* Exercise requirements *
Copy each line below that has "semantics".

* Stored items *
----------------------------------------
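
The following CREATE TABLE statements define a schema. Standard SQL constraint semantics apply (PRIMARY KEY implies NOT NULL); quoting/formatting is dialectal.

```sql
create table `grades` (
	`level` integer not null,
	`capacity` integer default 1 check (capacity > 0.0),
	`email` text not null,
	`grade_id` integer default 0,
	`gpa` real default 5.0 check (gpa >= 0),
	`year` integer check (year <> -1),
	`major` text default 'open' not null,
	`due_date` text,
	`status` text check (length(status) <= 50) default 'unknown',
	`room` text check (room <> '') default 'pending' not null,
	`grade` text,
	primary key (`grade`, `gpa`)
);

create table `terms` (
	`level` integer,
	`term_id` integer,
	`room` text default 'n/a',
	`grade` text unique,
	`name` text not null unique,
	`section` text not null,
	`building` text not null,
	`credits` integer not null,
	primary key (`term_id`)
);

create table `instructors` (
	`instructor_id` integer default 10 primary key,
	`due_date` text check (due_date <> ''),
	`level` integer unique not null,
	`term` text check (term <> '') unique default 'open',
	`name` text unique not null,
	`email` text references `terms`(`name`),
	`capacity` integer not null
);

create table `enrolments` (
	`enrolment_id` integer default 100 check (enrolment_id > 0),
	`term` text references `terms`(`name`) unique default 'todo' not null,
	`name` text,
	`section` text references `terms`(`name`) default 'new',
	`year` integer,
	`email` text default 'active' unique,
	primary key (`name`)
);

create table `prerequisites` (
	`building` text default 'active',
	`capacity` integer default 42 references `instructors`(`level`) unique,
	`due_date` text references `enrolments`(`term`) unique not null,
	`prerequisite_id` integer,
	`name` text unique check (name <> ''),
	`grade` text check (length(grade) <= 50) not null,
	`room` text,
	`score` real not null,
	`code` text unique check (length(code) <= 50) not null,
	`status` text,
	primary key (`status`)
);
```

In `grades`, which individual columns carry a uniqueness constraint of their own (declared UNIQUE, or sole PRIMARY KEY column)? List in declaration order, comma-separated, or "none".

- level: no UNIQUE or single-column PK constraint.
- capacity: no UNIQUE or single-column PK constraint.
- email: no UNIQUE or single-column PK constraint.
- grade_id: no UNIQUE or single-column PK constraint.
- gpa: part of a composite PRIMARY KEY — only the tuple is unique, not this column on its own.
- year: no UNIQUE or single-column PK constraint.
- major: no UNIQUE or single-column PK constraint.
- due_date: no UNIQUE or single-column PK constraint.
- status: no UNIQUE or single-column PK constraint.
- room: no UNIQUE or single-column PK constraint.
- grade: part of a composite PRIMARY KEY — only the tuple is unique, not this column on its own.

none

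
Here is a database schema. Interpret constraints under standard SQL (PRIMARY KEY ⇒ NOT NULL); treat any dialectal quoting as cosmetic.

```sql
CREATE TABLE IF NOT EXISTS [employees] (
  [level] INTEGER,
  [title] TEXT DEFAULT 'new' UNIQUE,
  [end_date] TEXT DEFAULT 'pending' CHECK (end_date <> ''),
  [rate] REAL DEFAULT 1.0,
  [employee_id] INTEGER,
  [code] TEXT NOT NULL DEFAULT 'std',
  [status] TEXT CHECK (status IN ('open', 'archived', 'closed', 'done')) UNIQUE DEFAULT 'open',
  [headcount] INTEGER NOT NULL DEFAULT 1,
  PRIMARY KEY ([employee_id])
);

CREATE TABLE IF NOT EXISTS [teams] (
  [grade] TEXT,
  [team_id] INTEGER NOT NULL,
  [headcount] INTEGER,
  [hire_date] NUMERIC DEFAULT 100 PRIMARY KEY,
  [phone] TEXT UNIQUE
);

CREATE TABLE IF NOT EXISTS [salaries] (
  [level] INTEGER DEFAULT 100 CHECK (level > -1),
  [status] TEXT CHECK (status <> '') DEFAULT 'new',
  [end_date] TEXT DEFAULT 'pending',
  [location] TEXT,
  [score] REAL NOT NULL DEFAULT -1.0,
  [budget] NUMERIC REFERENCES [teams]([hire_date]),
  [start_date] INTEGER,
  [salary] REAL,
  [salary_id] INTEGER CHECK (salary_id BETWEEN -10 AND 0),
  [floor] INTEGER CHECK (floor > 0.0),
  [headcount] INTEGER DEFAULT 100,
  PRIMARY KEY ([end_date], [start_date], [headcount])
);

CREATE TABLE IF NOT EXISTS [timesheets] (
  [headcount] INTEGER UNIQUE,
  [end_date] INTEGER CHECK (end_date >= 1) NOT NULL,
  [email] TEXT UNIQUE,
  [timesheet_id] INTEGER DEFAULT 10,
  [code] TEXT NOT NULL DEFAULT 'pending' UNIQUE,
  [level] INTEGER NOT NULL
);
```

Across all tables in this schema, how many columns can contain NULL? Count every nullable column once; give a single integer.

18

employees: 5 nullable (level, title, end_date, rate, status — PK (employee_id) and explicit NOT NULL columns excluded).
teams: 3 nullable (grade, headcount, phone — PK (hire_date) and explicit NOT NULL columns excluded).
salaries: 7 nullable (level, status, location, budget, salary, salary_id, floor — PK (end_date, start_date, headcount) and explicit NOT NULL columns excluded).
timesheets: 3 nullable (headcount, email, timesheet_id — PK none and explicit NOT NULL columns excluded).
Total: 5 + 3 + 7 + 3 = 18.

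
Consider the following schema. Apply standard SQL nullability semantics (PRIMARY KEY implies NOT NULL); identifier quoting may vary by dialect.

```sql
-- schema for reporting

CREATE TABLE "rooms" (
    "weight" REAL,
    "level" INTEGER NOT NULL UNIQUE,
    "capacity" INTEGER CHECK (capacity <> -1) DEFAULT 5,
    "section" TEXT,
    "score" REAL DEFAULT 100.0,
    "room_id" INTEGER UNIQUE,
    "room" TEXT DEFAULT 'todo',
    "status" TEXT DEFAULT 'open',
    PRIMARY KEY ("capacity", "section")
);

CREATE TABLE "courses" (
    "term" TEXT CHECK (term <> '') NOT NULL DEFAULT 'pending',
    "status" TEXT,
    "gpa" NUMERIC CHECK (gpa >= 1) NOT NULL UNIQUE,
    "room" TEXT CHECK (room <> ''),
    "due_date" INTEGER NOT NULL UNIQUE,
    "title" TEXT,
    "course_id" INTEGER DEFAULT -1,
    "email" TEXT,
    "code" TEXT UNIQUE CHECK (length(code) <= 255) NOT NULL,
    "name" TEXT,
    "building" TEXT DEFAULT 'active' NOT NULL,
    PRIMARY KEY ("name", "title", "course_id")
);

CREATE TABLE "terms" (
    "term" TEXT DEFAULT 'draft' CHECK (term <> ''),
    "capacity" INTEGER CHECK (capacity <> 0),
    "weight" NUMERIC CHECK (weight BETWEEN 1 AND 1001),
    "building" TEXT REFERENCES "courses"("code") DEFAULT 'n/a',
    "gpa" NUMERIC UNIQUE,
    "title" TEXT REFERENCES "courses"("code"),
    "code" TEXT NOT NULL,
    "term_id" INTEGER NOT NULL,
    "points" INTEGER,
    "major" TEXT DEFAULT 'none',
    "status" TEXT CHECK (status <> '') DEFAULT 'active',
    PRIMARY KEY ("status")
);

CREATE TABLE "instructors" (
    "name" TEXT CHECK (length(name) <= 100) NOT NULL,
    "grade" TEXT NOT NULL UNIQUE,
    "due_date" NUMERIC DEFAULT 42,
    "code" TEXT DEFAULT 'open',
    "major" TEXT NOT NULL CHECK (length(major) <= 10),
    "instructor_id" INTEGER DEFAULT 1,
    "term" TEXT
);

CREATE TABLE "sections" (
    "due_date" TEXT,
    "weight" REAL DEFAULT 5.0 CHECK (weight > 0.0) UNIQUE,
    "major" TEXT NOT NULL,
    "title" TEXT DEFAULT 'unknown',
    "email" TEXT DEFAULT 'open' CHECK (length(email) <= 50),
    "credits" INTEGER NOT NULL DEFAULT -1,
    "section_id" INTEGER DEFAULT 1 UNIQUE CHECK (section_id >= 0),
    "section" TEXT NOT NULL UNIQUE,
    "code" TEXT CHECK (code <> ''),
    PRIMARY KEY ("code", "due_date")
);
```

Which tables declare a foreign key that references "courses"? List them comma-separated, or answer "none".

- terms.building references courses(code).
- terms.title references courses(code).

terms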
----------------------------------------
* Problem solution *
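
The following CREATE TABLE statements define a schema. Standard SQL constraint semantics apply (PRIMARY KEY implies NOT NULL); quoting/formatting is dialectal.
Consider the following schema. Apply standard SQL nullability semantics (PRIMARY KEY implies NOT NULL); identifier quoting may vary by dialect.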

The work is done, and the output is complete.